(Collected data)
_ _ _ _ _ _ _

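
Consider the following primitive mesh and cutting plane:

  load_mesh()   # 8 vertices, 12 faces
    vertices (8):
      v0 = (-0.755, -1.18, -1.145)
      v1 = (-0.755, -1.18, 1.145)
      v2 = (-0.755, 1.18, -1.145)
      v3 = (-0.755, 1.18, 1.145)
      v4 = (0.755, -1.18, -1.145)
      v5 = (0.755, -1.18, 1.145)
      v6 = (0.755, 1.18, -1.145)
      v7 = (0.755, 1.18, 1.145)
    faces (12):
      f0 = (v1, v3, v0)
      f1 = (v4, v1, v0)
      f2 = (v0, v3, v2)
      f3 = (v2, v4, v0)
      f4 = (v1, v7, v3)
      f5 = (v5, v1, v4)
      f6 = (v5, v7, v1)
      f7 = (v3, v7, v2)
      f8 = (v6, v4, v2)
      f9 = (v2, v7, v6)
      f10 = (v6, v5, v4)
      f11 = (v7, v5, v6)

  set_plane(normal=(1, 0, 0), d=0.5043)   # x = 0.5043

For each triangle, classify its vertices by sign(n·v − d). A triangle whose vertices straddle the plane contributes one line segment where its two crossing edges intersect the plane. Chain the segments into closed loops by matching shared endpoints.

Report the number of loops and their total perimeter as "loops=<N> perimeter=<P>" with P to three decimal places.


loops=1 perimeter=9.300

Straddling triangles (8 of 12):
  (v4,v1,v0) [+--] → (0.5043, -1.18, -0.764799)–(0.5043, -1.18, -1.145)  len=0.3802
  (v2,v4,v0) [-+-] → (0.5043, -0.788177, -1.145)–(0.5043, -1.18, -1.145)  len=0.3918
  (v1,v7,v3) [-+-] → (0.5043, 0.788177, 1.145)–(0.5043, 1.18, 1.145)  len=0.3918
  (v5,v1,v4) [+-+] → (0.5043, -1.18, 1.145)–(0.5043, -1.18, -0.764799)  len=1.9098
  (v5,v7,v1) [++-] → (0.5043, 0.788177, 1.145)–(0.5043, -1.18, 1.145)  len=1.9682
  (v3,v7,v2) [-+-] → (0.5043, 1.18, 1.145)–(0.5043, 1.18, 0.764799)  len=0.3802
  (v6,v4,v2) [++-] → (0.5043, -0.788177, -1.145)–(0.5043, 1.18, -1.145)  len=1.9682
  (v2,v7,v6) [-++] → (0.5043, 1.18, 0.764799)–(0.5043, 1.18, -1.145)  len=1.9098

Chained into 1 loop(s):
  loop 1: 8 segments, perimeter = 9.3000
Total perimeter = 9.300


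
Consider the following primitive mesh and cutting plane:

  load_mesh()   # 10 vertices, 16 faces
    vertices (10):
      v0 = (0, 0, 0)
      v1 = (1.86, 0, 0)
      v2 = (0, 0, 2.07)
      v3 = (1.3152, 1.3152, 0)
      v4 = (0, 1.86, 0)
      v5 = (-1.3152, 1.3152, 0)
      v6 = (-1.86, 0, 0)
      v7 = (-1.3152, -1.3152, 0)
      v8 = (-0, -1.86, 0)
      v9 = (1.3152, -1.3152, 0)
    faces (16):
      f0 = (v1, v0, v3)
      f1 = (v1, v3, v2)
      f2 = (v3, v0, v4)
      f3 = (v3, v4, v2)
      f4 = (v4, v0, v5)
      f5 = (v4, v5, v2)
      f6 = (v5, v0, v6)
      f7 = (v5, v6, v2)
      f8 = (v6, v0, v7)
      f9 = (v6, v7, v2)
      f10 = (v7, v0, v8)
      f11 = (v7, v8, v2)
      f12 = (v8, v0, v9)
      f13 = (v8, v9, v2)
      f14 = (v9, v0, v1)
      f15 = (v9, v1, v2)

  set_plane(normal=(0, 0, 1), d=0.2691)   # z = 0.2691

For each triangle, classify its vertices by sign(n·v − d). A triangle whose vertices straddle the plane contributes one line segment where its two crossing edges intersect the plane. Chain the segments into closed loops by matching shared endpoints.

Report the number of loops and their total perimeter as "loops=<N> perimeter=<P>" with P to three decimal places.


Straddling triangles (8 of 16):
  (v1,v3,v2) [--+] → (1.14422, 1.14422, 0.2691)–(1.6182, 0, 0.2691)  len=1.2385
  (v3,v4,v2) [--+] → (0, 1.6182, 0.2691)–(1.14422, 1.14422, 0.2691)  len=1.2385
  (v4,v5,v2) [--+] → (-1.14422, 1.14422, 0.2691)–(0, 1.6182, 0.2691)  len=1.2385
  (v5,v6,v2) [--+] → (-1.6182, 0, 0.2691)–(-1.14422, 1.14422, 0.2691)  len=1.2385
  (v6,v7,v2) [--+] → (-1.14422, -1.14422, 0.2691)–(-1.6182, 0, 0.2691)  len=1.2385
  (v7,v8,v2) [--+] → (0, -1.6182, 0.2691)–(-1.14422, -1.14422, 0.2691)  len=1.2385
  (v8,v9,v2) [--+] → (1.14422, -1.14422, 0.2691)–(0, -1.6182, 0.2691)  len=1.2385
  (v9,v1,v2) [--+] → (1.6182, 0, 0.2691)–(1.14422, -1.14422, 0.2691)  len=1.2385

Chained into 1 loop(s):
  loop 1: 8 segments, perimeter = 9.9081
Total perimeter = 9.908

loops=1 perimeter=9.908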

_ _ _ _ _ _ _

Would you please reproduce the entries above word for word?

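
Consider the following primitive mesh and cutting plane:

  load_mesh()   # 8 vertices, 12 faces
    vertices (8):
      v0 = (-0.755, -1.18, -1.145)
      v1 = (-0.755, -1.18, 1.145)
      v2 = (-0.755, 1.18, -1.145)
      v3 = (-0.755, 1.18, 1.145)
      v4 = (0.755, -1.18, -1.145)
      v5 = (0.755, -1.18, 1.145)
      v6 = (0.755, 1.18, -1.145)
      v7 = (0.755, 1.18, 1.145)
    faces (12):
      f0 = (v1, v3, v0)
      f1 = (v4, v1, v0)
      f2 = (v0, v3, v2)
      f3 = (v2, v4, v0)
      f4 = (v1, v7, v3)
      f5 = (v5, v1, v4)
      f6 = (v5, v7, v1)
      f7 = (v3, v7, v2)
      f8 = (v6, v4, v2)
      f9 = (v2, v7, v6)
      f10 = (v6, v5, v4)
      f11 = (v7, v5, v6)

  set_plane(normal=(1, 0, 0), d=0.5043)   # x = 0.5043

For each triangle, classify its vertices by sign(n·v − d). A triangle whose vertices straddle the plane contributes one line segment where its two crossing edges intersect the plane. Chain the segments into closed loops by matching shared endpoints.

Report the number of loops and their total perimeter as "loops=<N> perimeter=<P>" with P to three decimal places.


loops=1 perimeter=9.300

Straddling triangles (8 of 12):
  (v4,v1,v0) [+--] → (0.5043, -1.18, -0.764799)–(0.5043, -1.18, -1.145)  len=0.3802
  (v2,v4,v0) [-+-] → (0.5043, -0.788177, -1.145)–(0.5043, -1.18, -1.145)  len=0.3918
  (v1,v7,v3) [-+-] → (0.5043, 0.788177, 1.145)–(0.5043, 1.18, 1.145)  len=0.3918
  (v5,v1,v4) [+-+] → (0.5043, -1.18, 1.145)–(0.5043, -1.18, -0.764799)  len=1.9098
  (v5,v7,v1) [++-] → (0.5043, 0.788177, 1.145)–(0.5043, -1.18, 1.145)  len=1.9682
  (v3,v7,v2) [-+-] → (0.5043, 1.18, 1.145)–(0.5043, 1.18, 0.764799)  len=0.3802
  (v6,v4,v2) [++-] → (0.5043, -0.788177, -1.145)–(0.5043, 1.18, -1.145)  len=1.9682
  (v2,v7,v6) [-++] → (0.5043, 1.18, 0.764799)–(0.5043, 1.18, -1.145)  len=1.9098

Chained into 1 loop(s):
  loop 1: 8 segments, perimeter = 9.3000
Total perimeter = 9.300


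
Consider the following primitive mesh and cutting plane:

  load_mesh()   # 10 vertices, 16 faces
    vertices (10):
      v0 = (0, 0, 0)
      v1 = (1.86, 0, 0)
      v2 = (0, 0, 2.07)
      v3 = (1.3152, 1.3152, 0)
      v4 = (0, 1.86, 0)
      v5 = (-1.3152, 1.3152, 0)
      v6 = (-1.86, 0, 0)
      v7 = (-1.3152, -1.3152, 0)
      v8 = (-0, -1.86, 0)
      v9 = (1.3152, -1.3152, 0)
    faces (16):
      f0 = (v1, v0, v3)
      f1 = (v1, v3, v2)
      f2 = (v3, v0, v4)
      f3 = (v3, v4, v2)
      f4 = (v4, v0, v5)
      f5 = (v4, v5, v2)
      f6 = (v5, v0, v6)
      f7 = (v5, v6, v2)
      f8 = (v6, v0, v7)
      f9 = (v6, v7, v2)
      f10 = (v7, v0, v8)
      f11 = (v7, v8, v2)
      f12 = (v8, v0, v9)
      f13 = (v8, v9, v2)
      f14 = (v9, v0, v1)
      f15 = (v9, v1, v2)

  set_plane(normal=(0, 0, 1), d=0.2691)   # z = 0.2691

For each triangle, classify its vertices by sign(n·v − d). A triangle whose vertices straddle the plane contributes one line segment where its two crossing edges intersect the plane. Chain the segments into closed loops by matching shared endpoints.

Report the number of loops and their total perimeter as "loops=<N> perimeter=<P>" with P to three decimal places.


Straddling triangles (8 of 16):
  (v1,v3,v2) [--+] → (1.14422, 1.14422, 0.2691)–(1.6182, 0, 0.2691)  len=1.2385
  (v3,v4,v2) [--+] → (0, 1.6182, 0.2691)–(1.14422, 1.14422, 0.2691)  len=1.2385
  (v4,v5,v2) [--+] → (-1.14422, 1.14422, 0.2691)–(0, 1.6182, 0.2691)  len=1.2385
  (v5,v6,v2) [--+] → (-1.6182, 0, 0.2691)–(-1.14422, 1.14422, 0.2691)  len=1.2385
  (v6,v7,v2) [--+] → (-1.14422, -1.14422, 0.2691)–(-1.6182, 0, 0.2691)  len=1.2385
  (v7,v8,v2) [--+] → (0, -1.6182, 0.2691)–(-1.14422, -1.14422, 0.2691)  len=1.2385
  (v8,v9,v2) [--+] → (1.14422, -1.14422, 0.2691)–(0, -1.6182, 0.2691)  len=1.2385
  (v9,v1,v2) [--+] → (1.6182, 0, 0.2691)–(1.14422, -1.14422, 0.2691)  len=1.2385

Chained into 1 loop(s):
  loop 1: 8 segments, perimeter = 9.9081
Total perimeter = 9.908

loops=1 perimeter=9.908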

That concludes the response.